(The task):
No line of the records may be dropped; print them all again exactly.

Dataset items
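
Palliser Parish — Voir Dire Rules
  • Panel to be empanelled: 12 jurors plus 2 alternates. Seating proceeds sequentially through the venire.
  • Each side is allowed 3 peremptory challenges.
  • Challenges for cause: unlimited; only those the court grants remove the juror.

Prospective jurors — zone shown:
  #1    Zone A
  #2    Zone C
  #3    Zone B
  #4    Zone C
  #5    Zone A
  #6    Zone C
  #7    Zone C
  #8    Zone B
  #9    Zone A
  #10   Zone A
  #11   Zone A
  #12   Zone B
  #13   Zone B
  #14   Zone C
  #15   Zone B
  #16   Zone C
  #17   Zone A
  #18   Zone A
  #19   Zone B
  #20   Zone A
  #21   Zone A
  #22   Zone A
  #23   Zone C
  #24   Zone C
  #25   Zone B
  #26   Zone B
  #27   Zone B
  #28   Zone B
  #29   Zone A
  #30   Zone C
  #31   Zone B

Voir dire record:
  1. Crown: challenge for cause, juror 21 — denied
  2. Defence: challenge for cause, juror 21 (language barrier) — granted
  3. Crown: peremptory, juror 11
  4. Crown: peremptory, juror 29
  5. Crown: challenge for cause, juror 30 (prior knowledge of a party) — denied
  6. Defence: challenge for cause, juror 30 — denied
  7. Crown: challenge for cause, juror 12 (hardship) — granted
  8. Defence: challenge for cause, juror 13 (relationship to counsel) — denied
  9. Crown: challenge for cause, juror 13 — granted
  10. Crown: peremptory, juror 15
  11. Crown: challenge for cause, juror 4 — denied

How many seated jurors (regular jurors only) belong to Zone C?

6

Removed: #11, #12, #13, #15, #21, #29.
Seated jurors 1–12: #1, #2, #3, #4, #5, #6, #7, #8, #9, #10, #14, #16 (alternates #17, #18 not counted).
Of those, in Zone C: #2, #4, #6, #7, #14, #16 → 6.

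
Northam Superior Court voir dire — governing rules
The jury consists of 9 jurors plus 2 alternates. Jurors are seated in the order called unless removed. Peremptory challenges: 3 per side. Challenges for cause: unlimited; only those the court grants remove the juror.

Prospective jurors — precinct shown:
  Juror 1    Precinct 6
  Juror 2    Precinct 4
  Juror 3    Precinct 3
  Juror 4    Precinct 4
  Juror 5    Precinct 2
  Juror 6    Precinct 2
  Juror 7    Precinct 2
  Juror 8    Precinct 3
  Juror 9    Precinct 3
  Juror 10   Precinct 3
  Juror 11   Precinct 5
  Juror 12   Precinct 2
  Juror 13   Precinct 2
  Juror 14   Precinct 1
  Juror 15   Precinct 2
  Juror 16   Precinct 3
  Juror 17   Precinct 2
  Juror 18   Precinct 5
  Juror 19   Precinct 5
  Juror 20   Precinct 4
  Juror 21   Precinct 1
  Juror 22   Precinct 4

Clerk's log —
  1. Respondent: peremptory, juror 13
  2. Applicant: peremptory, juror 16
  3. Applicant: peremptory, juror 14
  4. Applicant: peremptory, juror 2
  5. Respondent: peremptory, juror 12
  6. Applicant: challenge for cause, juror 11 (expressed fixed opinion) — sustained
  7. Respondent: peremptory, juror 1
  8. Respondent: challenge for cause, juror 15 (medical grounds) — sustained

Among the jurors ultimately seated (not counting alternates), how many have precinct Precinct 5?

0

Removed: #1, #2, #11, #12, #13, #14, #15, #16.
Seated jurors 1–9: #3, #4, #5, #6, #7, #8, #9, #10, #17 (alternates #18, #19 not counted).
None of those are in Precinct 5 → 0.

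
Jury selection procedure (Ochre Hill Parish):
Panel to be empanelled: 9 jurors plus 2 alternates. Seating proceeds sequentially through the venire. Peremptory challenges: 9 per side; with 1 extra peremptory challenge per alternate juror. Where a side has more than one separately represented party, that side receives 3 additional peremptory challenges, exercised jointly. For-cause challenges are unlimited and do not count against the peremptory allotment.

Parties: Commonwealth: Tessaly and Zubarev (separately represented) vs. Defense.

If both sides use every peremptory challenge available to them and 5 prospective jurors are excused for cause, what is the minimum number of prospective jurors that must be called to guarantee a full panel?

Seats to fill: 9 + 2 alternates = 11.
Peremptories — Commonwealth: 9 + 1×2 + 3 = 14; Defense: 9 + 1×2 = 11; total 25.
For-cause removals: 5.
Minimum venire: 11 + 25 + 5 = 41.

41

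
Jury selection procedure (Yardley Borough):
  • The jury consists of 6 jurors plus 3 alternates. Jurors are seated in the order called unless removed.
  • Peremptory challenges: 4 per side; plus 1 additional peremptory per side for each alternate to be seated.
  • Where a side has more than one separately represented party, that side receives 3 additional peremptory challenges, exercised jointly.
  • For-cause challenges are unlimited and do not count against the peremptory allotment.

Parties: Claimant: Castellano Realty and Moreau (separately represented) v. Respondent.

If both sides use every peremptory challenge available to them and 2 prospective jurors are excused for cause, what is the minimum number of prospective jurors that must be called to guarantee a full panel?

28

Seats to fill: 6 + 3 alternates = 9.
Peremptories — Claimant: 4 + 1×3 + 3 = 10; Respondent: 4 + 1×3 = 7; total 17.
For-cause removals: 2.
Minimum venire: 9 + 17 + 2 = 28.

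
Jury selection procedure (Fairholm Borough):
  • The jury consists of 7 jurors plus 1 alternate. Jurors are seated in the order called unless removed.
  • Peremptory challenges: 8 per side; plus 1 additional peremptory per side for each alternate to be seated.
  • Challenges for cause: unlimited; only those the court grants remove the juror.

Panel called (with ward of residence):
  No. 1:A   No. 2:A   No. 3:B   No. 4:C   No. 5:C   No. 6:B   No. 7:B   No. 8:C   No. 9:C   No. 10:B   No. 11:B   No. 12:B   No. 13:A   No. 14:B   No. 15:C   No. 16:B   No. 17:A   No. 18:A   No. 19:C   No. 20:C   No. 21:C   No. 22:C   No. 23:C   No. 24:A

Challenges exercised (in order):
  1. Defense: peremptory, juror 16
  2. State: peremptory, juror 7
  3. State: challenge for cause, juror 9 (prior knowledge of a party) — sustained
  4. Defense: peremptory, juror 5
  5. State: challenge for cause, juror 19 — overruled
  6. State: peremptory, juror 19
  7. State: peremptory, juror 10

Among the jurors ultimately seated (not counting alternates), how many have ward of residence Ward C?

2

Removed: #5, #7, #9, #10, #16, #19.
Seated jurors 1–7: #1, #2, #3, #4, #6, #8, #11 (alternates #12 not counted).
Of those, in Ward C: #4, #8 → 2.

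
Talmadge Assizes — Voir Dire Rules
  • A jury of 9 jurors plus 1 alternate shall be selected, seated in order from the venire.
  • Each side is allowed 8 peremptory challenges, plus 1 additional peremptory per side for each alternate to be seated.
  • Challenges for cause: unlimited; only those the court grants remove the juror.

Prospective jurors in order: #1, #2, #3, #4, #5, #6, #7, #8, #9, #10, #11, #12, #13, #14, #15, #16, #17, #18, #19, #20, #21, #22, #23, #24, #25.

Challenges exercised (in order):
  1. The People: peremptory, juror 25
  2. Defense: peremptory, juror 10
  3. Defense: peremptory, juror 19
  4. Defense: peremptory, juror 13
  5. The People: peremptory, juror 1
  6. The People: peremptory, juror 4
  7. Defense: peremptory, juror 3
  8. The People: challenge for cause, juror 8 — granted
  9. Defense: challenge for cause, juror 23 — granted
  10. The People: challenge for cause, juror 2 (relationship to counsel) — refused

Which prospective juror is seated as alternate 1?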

(The completed task):
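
Palliser Parish — Voir Dire Rules
  • Panel to be empanelled: 12 jurors plus 2 alternates. Seating proceeds sequentially through the venire.
  • Each side is allowed 3 peremptory challenges.
  • Challenges for cause: unlimited; only those the court grants remove the juror.

Prospective jurors — zone shown:
  #1    Zone A
  #2    Zone C
  #3    Zone B
  #4    Zone C
  #5    Zone A
  #6    Zone C
  #7    Zone C
  #8    Zone B
  #9    Zone A
  #10   Zone A
  #11   Zone A
  #12   Zone B
  #13   Zone B
  #14   Zone C
  #15   Zone B
  #16   Zone C
  #17   Zone A
  #18   Zone A
  #19   Zone B
  #20   Zone A
  #21   Zone A
  #22   Zone A
  #23   Zone C
  #24   Zone C
  #25   Zone B
  #26   Zone B
  #27   Zone B
  #28   Zone B
  #29   Zone A
  #30   Zone C
  #31   Zone B

Voir dire record:
  1. Crown: challenge for cause, juror 21 — denied
  2. Defence: challenge for cause, juror 21 (language barrier) — granted
  3. Crown: peremptory, juror 11
  4. Crown: peremptory, juror 29
  5. Crown: challenge for cause, juror 30 (prior knowledge of a party) — denied
  6. Defence: challenge for cause, juror 30 — denied
  7. Crown: challenge for cause, juror 12 (hardship) — granted
  8. Defence: challenge for cause, juror 13 (relationship to counsel) — denied
  9. Crown: challenge for cause, juror 13 — granted
  10. Crown: peremptory, juror 15
  11. Crown: challenge for cause, juror 4 — denied

How many seated jurors (regular jurors only) belong to Zone C?

6

Removed: #11, #12, #13, #15, #21, #29.
Seated jurors 1–12: #1, #2, #3, #4, #5, #6, #7, #8, #9, #10, #14, #16 (alternates #17, #18 not counted).
Of those, in Zone C: #2, #4, #6, #7, #14, #16 → 6.

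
Northam Superior Court voir dire — governing rules
The jury consists of 9 jurors plus 2 alternates. Jurors are seated in the order called unless removed. Peremptory challenges: 3 per side. Challenges for cause: unlimited; only those the court grants remove the juror.

Prospective jurors — precinct shown:
  Juror 1    Precinct 6
  Juror 2    Precinct 4
  Juror 3    Precinct 3
  Juror 4    Precinct 4
  Juror 5    Precinct 2
  Juror 6    Precinct 2
  Juror 7    Precinct 2
  Juror 8    Precinct 3
  Juror 9    Precinct 3
  Juror 10   Precinct 3
  Juror 11   Precinct 5
  Juror 12   Precinct 2
  Juror 13   Precinct 2
  Juror 14   Precinct 1
  Juror 15   Precinct 2
  Juror 16   Precinct 3
  Juror 17   Precinct 2
  Juror 18   Precinct 5
  Juror 19   Precinct 5
  Juror 20   Precinct 4
  Juror 21   Precinct 1
  Juror 22   Precinct 4

Clerk's log —
  1. Respondent: peremptory, juror 13
  2. Applicant: peremptory, juror 16
  3. Applicant: peremptory, juror 14
  4. Applicant: peremptory, juror 2
  5. Respondent: peremptory, juror 12
  6. Applicant: challenge for cause, juror 11 (expressed fixed opinion) — sustained
  7. Respondent: peremptory, juror 1
  8. Respondent: challenge for cause, juror 15 (medical grounds) — sustained

Among the jurors ultimately seated (not counting alternates), how many have precinct Precinct 5?

0

Removed: #1, #2, #11, #12, #13, #14, #15, #16.
Seated jurors 1–9: #3, #4, #5, #6, #7, #8, #9, #10, #17 (alternates #18, #19 not counted).
None of those are in Precinct 5 → 0.

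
Jury selection procedure (Ochre Hill Parish):
Panel to be empanelled: 9 jurors plus 2 alternates. Seating proceeds sequentially through the venire. Peremptory challenges: 9 per side; with 1 extra peremptory challenge per alternate juror. Where a side has more than one separately represented party, that side receives 3 additional peremptory challenges, exercised jointly. For-cause challenges are unlimited and do not count against the peremptory allotment.

Parties: Commonwealth: Tessaly and Zubarev (separately represented) vs. Defense.

If both sides use every peremptory challenge available to them and 5 prospective jurors are excused for cause, what is the minimum number of prospective jurors that must be called to guarantee a full panel?

Seats to fill: 9 + 2 alternates = 11.
Peremptories — Commonwealth: 9 + 1×2 + 3 = 14; Defense: 9 + 1×2 = 11; total 25.
For-cause removals: 5.
Minimum venire: 11 + 25 + 5 = 41.

41

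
Jury selection procedure (Yardley Borough):
  • The jury consists of 6 jurors plus 3 alternates. Jurors are seated in the order called unless removed.
  • Peremptory challenges: 4 per side; plus 1 additional peremptory per side for each alternate to be seated.
  • Where a side has more than one separately represented party, that side receives 3 additional peremptory challenges, exercised jointly.
  • For-cause challenges are unlimited and do not count against the peremptory allotment.

Parties: Claimant: Castellano Realty and Moreau (separately represented) v. Respondent.

If both sides use every peremptory challenge available to them and 2 prospective jurors are excused for cause, what is the minimum number of prospective jurors that must be called to guarantee a full panel?

28

Seats to fill: 6 + 3 alternates = 9.
Peremptories — Claimant: 4 + 1×3 + 3 = 10; Respondent: 4 + 1×3 = 7; total 17.
For-cause removals: 2.
Minimum venire: 9 + 17 + 2 = 28.

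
Jury selection procedure (Fairholm Borough):
  • The jury consists of 7 jurors plus 1 alternate. Jurors are seated in the order called unless removed.
  • Peremptory challenges: 8 per side; plus 1 additional peremptory per side for each alternate to be seated.
  • Challenges for cause: unlimited; only those the court grants remove the juror.

Panel called (with ward of residence):
  No. 1:A   No. 2:A   No. 3:B   No. 4:C   No. 5:C   No. 6:B   No. 7:B   No. 8:C   No. 9:C   No. 10:B   No. 11:B   No. 12:B   No. 13:A   No. 14:B   No. 15:C   No. 16:B   No. 17:A   No. 18:A   No. 19:C   No. 20:C   No. 21:C   No. 22:C   No. 23:C   No. 24:A

Challenges exercised (in order):
  1. Defense: peremptory, juror 16
  2. State: peremptory, juror 7
  3. State: challenge for cause, juror 9 (prior knowledge of a party) — sustained
  4. Defense: peremptory, juror 5
  5. State: challenge for cause, juror 19 — overruled
  6. State: peremptory, juror 19
  7. State: peremptory, juror 10

Among the jurors ultimately seated (not counting alternates), how many have ward of residence Ward C?

2

Removed: #5, #7, #9, #10, #16, #19.
Seated jurors 1–7: #1, #2, #3, #4, #6, #8, #11 (alternates #12 not counted).
Of those, in Ward C: #4, #8 → 2.

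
Talmadge Assizes — Voir Dire Rules
  • A jury of 9 jurors plus 1 alternate shall be selected, seated in order from the venire.
  • Each side is allowed 8 peremptory challenges, plus 1 additional peremptory per side for each alternate to be seated.
  • Challenges for cause: unlimited; only those the court grants remove the juror.

Prospective jurors in order: #1, #2, #3, #4, #5, #6, #7, #8, #9, #10, #11, #12, #13, #14, #15, #16, #17, #18, #19, #20, #21, #22, #23, #24, #25.

Challenges exercised (in order):
  1. The People: peremptory, juror 25
  2. Defense: peremptory, juror 10
  3. Defense: peremptory, juror 19
  4. Defense: peremptory, juror 13
  5. The People: peremptory, juror 1
  6. The People: peremptory, juror 4
  7. Defense: peremptory, juror 3
  8. The People: challenge for cause, juror 8 — granted
  9. Defense: challenge for cause, juror 23 — granted
  10. The People: challenge for cause, juror 2 (relationship to counsel) — refused

Which prospective juror is seated as alternate 1?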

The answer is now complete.